RECORDS FOR THE TASK below:

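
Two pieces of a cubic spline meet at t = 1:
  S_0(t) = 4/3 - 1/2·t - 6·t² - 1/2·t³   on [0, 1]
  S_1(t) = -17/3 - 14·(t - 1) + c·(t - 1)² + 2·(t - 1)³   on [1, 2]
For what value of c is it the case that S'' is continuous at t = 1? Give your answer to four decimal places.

-7.5000

S_0''(t) = -12 - 3·t, so S_0''(1) = -15. On the right, S_1''(1) = 2c, so c = -15/2.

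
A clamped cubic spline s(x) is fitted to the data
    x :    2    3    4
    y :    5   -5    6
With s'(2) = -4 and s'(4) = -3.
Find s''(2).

With M_i denoting the second derivative at x_i, h_i = 1, 1, and Δ_i = (y_(i+1) − y_i)/h_i = -10, 11:
  1·M_0 + 4·M_1 + 1·M_2 = 6(Δ_1 - Δ_0) = 126
Clamped end conditions give two more equations: 2h_0·M_0 + h_0·M_1 = 6(Δ_0 - s'(2)) = -36 and h_1·M_1 + 2h_1·M_2 = 6(s'(4) - Δ_1) = -84.
Solving the tridiagonal system: M_0 = -49, M_1 = 62, M_2 = -73.

-49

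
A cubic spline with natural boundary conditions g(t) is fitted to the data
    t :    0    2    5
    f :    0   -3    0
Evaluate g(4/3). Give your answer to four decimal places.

With M_i denoting the second derivative at x_i, h_i = 2, 3, and Δ_i = (y_(i+1) − y_i)/h_i = -3/2, 1:
  2·M_0 + 10·M_1 + 3·M_2 = 6(Δ_1 - Δ_0) = 15
Natural end conditions: M_0 = M_2 = 0.
Solving the tridiagonal system: M_0 = 0, M_1 = 3/2, M_2 = 0.
On [0, 2], g(t) = 0 - 2·t + 0·t² + 1/8·t³.
With t = 4/3: g(4/3) = -64/27.

-2.3704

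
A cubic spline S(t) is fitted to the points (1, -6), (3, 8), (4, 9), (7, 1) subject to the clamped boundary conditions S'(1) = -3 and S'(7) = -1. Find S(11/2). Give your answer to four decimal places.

Let M_i = S''(x_i). Step sizes h_i = 2, 1, 3; slopes of the chords Δ_i = (y_(i+1) - y_i)/h_i = 7, 1, -8/3.
  2·M_0 + 6·M_1 + 1·M_2 = 6(Δ_1 - Δ_0) = -36
  1·M_1 + 8·M_2 + 3·M_3 = 6(Δ_2 - Δ_1) = -22
Clamped end conditions give two more equations: 2h_0·M_0 + h_0·M_1 = 6(Δ_0 - S'(1)) = 60 and h_2·M_2 + 2h_2·M_3 = 6(S'(7) - Δ_2) = 10.
Solving the tridiagonal system: M_0 = 449/21, M_1 = -268/21, M_2 = -46/21, M_3 = 58/21.
On [4, 7], S(t) = 9 - 13/7·(t - 4) - 23/21·(t - 4)² + 52/189·(t - 4)³.
With (t - 4) = 3/2: S(11/2) = 131/28.

4.6786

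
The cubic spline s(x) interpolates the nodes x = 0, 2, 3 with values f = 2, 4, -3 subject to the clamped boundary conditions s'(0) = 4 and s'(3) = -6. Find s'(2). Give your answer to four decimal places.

With σ_i denoting the second derivative at x_i, h_i = 2, 1, and Δ_i = (y_(i+1) − y_i)/h_i = 1, -7:
  2·σ_0 + 6·σ_1 + 1·σ_2 = 6(Δ_1 - Δ_0) = -48
Clamped end conditions give two more equations: 2h_0·σ_0 + h_0·σ_1 = 6(Δ_0 - s'(0)) = -18 and h_1·σ_1 + 2h_1·σ_2 = 6(s'(3) - Δ_1) = 6.
Hence σ_0 = 1/6, σ_1 = -28/3, σ_2 = 23/3.
On [2, 3], s'(x) = b_1 + 2c_1·(x - 2) + 3d_1·(x - 2)² with b_1 = Δ_1 - h_1(2σ_1 + σ_2)/6 = -31/6, c_1 = σ_1/2 = -14/3, d_1 = (σ_2 - σ_1)/(6h_1) = 17/6. So s'(2) = -31/6.

-5.1667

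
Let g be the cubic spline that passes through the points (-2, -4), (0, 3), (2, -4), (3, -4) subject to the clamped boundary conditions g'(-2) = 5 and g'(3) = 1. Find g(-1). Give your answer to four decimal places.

0.9402

Let σ_i = g''(x_i). Step sizes h_i = 2, 2, 1; slopes of the chords Δ_i = (y_(i+1) - y_i)/h_i = 7/2, -7/2, 0.
  2·σ_0 + 8·σ_1 + 2·σ_2 = 6(Δ_1 - Δ_0) = -42
  2·σ_1 + 6·σ_2 + 1·σ_3 = 6(Δ_2 - Δ_1) = 21
Clamped end conditions give two more equations: 2h_0·σ_0 + h_0·σ_1 = 6(Δ_0 - g'(-2)) = -9 and h_2·σ_2 + 2h_2·σ_3 = 6(g'(3) - Δ_2) = 6.
Hence σ_0 = 29/23, σ_1 = -323/46, σ_2 = 134/23, σ_3 = 2/23.
On [-2, 0], g(t) = -4 + 5·(t + 2) + 29/46·(t + 2)² - 127/184·(t + 2)³.
With (t + 2) = 1: g(-1) = 173/184.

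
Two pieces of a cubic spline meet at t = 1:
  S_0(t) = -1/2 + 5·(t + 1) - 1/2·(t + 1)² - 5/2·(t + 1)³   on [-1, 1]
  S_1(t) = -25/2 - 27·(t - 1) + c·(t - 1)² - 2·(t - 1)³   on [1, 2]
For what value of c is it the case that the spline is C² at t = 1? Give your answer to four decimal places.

S_0''(t) = -1 - 15·(t + 1), so S_0''(1) = -31. On the right, S_1''(1) = 2c, so c = -31/2.

-15.5000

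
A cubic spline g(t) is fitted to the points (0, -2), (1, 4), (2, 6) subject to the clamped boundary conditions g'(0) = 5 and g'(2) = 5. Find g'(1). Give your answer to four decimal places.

3.5000

With M_i denoting the second derivative at x_i, h_i = 1, 1, and Δ_i = (y_(i+1) − y_i)/h_i = 6, 2:
  1·M_0 + 4·M_1 + 1·M_2 = 6(Δ_1 - Δ_0) = -24
Clamped end conditions give two more equations: 2h_0·M_0 + h_0·M_1 = 6(Δ_0 - g'(0)) = 6 and h_1·M_1 + 2h_1·M_2 = 6(g'(2) - Δ_1) = 18.
Hence M_0 = 9, M_1 = -12, M_2 = 15.
On [1, 2], g'(t) = b_1 + 2c_1·(t - 1) + 3d_1·(t - 1)² with b_1 = Δ_1 - h_1(2M_1 + M_2)/6 = 7/2, c_1 = M_1/2 = -6, d_1 = (M_2 - M_1)/(6h_1) = 9/2. So g'(1) = 7/2.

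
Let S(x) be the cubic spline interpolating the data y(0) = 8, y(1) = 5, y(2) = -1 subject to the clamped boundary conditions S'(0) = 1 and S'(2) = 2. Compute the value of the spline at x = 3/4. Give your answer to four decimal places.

Put σ_i = S'' at the i-th knot. Here h = (1, 1) and Δ = (-3, -6), so the interior equations h_(i-1)·σ_(i-1) + 2(h_(i-1)+h_i)·σ_i + h_i·σ_(i+1) = 6(Δ_i − Δ_(i-1)) read
  1·σ_0 + 4·σ_1 + 1·σ_2 = 6(Δ_1 - Δ_0) = -18
Clamped end conditions give two more equations: 2h_0·σ_0 + h_0·σ_1 = 6(Δ_0 - S'(0)) = -24 and h_1·σ_1 + 2h_1·σ_2 = 6(S'(2) - Δ_1) = 48.
Solving: σ_0 = -7, σ_1 = -10, σ_2 = 29.
On [0, 1], S(x) = 8 + 1·x - 7/2·x² - 1/2·x³.
With x = 3/4: S(3/4) = 841/128.

6.5703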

End of RECORDS FOR THE TASK.

== ABOUT THIS TASK ==
Every record listed above needs to be written out again exactly.

== RESULT OF THE EXERCISE ==
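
Two pieces of a cubic spline meet at t = 1:
  S_0(t) = 4/3 - 1/2·t - 6·t² - 1/2·t³   on [0, 1]
  S_1(t) = -17/3 - 14·(t - 1) + c·(t - 1)² + 2·(t - 1)³   on [1, 2]
For what value of c is it the case that S'' is continuous at t = 1? Give your answer to four decimal places.

-7.5000

S_0''(t) = -12 - 3·t, so S_0''(1) = -15. On the right, S_1''(1) = 2c, so c = -15/2.

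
A clamped cubic spline s(x) is fitted to the data
    x :    2    3    4
    y :    5   -5    6
With s'(2) = -4 and s'(4) = -3.
Find s''(2).

With M_i denoting the second derivative at x_i, h_i = 1, 1, and Δ_i = (y_(i+1) − y_i)/h_i = -10, 11:
  1·M_0 + 4·M_1 + 1·M_2 = 6(Δ_1 - Δ_0) = 126
Clamped end conditions give two more equations: 2h_0·M_0 + h_0·M_1 = 6(Δ_0 - s'(2)) = -36 and h_1·M_1 + 2h_1·M_2 = 6(s'(4) - Δ_1) = -84.
Solving the tridiagonal system: M_0 = -49, M_1 = 62, M_2 = -73.

-49

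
A cubic spline with natural boundary conditions g(t) is fitted to the data
    t :    0    2    5
    f :    0   -3    0
Evaluate g(4/3). Give your answer to four decimal places.

With M_i denoting the second derivative at x_i, h_i = 2, 3, and Δ_i = (y_(i+1) − y_i)/h_i = -3/2, 1:
  2·M_0 + 10·M_1 + 3·M_2 = 6(Δ_1 - Δ_0) = 15
Natural end conditions: M_0 = M_2 = 0.
Solving the tridiagonal system: M_0 = 0, M_1 = 3/2, M_2 = 0.
On [0, 2], g(t) = 0 - 2·t + 0·t² + 1/8·t³.
With t = 4/3: g(4/3) = -64/27.

-2.3704

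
A cubic spline S(t) is fitted to the points (1, -6), (3, 8), (4, 9), (7, 1) subject to the clamped boundary conditions S'(1) = -3 and S'(7) = -1. Find S(11/2). Give your answer to four decimal places.

Let M_i = S''(x_i). Step sizes h_i = 2, 1, 3; slopes of the chords Δ_i = (y_(i+1) - y_i)/h_i = 7, 1, -8/3.
  2·M_0 + 6·M_1 + 1·M_2 = 6(Δ_1 - Δ_0) = -36
  1·M_1 + 8·M_2 + 3·M_3 = 6(Δ_2 - Δ_1) = -22
Clamped end conditions give two more equations: 2h_0·M_0 + h_0·M_1 = 6(Δ_0 - S'(1)) = 60 and h_2·M_2 + 2h_2·M_3 = 6(S'(7) - Δ_2) = 10.
Solving the tridiagonal system: M_0 = 449/21, M_1 = -268/21, M_2 = -46/21, M_3 = 58/21.
On [4, 7], S(t) = 9 - 13/7·(t - 4) - 23/21·(t - 4)² + 52/189·(t - 4)³.
With (t - 4) = 3/2: S(11/2) = 131/28.

4.6786

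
The cubic spline s(x) interpolates the nodes x = 0, 2, 3 with values f = 2, 4, -3 subject to the clamped boundary conditions s'(0) = 4 and s'(3) = -6. Find s'(2). Give your answer to four decimal places.

With σ_i denoting the second derivative at x_i, h_i = 2, 1, and Δ_i = (y_(i+1) − y_i)/h_i = 1, -7:
  2·σ_0 + 6·σ_1 + 1·σ_2 = 6(Δ_1 - Δ_0) = -48
Clamped end conditions give two more equations: 2h_0·σ_0 + h_0·σ_1 = 6(Δ_0 - s'(0)) = -18 and h_1·σ_1 + 2h_1·σ_2 = 6(s'(3) - Δ_1) = 6.
Hence σ_0 = 1/6, σ_1 = -28/3, σ_2 = 23/3.
On [2, 3], s'(x) = b_1 + 2c_1·(x - 2) + 3d_1·(x - 2)² with b_1 = Δ_1 - h_1(2σ_1 + σ_2)/6 = -31/6, c_1 = σ_1/2 = -14/3, d_1 = (σ_2 - σ_1)/(6h_1) = 17/6. So s'(2) = -31/6.

-5.1667

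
Let g be the cubic spline that passes through the points (-2, -4), (0, 3), (2, -4), (3, -4) subject to the clamped boundary conditions g'(-2) = 5 and g'(3) = 1. Find g(-1). Give your answer to four decimal places.

0.9402

Let σ_i = g''(x_i). Step sizes h_i = 2, 2, 1; slopes of the chords Δ_i = (y_(i+1) - y_i)/h_i = 7/2, -7/2, 0.
  2·σ_0 + 8·σ_1 + 2·σ_2 = 6(Δ_1 - Δ_0) = -42
  2·σ_1 + 6·σ_2 + 1·σ_3 = 6(Δ_2 - Δ_1) = 21
Clamped end conditions give two more equations: 2h_0·σ_0 + h_0·σ_1 = 6(Δ_0 - g'(-2)) = -9 and h_2·σ_2 + 2h_2·σ_3 = 6(g'(3) - Δ_2) = 6.
Hence σ_0 = 29/23, σ_1 = -323/46, σ_2 = 134/23, σ_3 = 2/23.
On [-2, 0], g(t) = -4 + 5·(t + 2) + 29/46·(t + 2)² - 127/184·(t + 2)³.
With (t + 2) = 1: g(-1) = 173/184.

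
Two pieces of a cubic spline meet at t = 1:
  S_0(t) = -1/2 + 5·(t + 1) - 1/2·(t + 1)² - 5/2·(t + 1)³   on [-1, 1]
  S_1(t) = -25/2 - 27·(t - 1) + c·(t - 1)² - 2·(t - 1)³   on [1, 2]
For what value of c is it the case that the spline is C² at t = 1? Give your answer to four decimal places.

S_0''(t) = -1 - 15·(t + 1), so S_0''(1) = -31. On the right, S_1''(1) = 2c, so c = -31/2.

-15.5000

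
A cubic spline g(t) is fitted to the points (0, -2), (1, 4), (2, 6) subject to the clamped boundary conditions g'(0) = 5 and g'(2) = 5. Find g'(1). Give your answer to four decimal places.

3.5000

With M_i denoting the second derivative at x_i, h_i = 1, 1, and Δ_i = (y_(i+1) − y_i)/h_i = 6, 2:
  1·M_0 + 4·M_1 + 1·M_2 = 6(Δ_1 - Δ_0) = -24
Clamped end conditions give two more equations: 2h_0·M_0 + h_0·M_1 = 6(Δ_0 - g'(0)) = 6 and h_1·M_1 + 2h_1·M_2 = 6(g'(2) - Δ_1) = 18.
Hence M_0 = 9, M_1 = -12, M_2 = 15.
On [1, 2], g'(t) = b_1 + 2c_1·(t - 1) + 3d_1·(t - 1)² with b_1 = Δ_1 - h_1(2M_1 + M_2)/6 = 7/2, c_1 = M_1/2 = -6, d_1 = (M_2 - M_1)/(6h_1) = 9/2. So g'(1) = 7/2.

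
Let S(x) be the cubic spline interpolating the data y(0) = 8, y(1) = 5, y(2) = -1 subject to the clamped boundary conditions S'(0) = 1 and S'(2) = 2. Compute the value of the spline at x = 3/4. Give your answer to four decimal places.

Put σ_i = S'' at the i-th knot. Here h = (1, 1) and Δ = (-3, -6), so the interior equations h_(i-1)·σ_(i-1) + 2(h_(i-1)+h_i)·σ_i + h_i·σ_(i+1) = 6(Δ_i − Δ_(i-1)) read
  1·σ_0 + 4·σ_1 + 1·σ_2 = 6(Δ_1 - Δ_0) = -18
Clamped end conditions give two more equations: 2h_0·σ_0 + h_0·σ_1 = 6(Δ_0 - S'(0)) = -24 and h_1·σ_1 + 2h_1·σ_2 = 6(S'(2) - Δ_1) = 48.
Solving: σ_0 = -7, σ_1 = -10, σ_2 = 29.
On [0, 1], S(x) = 8 + 1·x - 7/2·x² - 1/2·x³.
With x = 3/4: S(3/4) = 841/128.

6.5703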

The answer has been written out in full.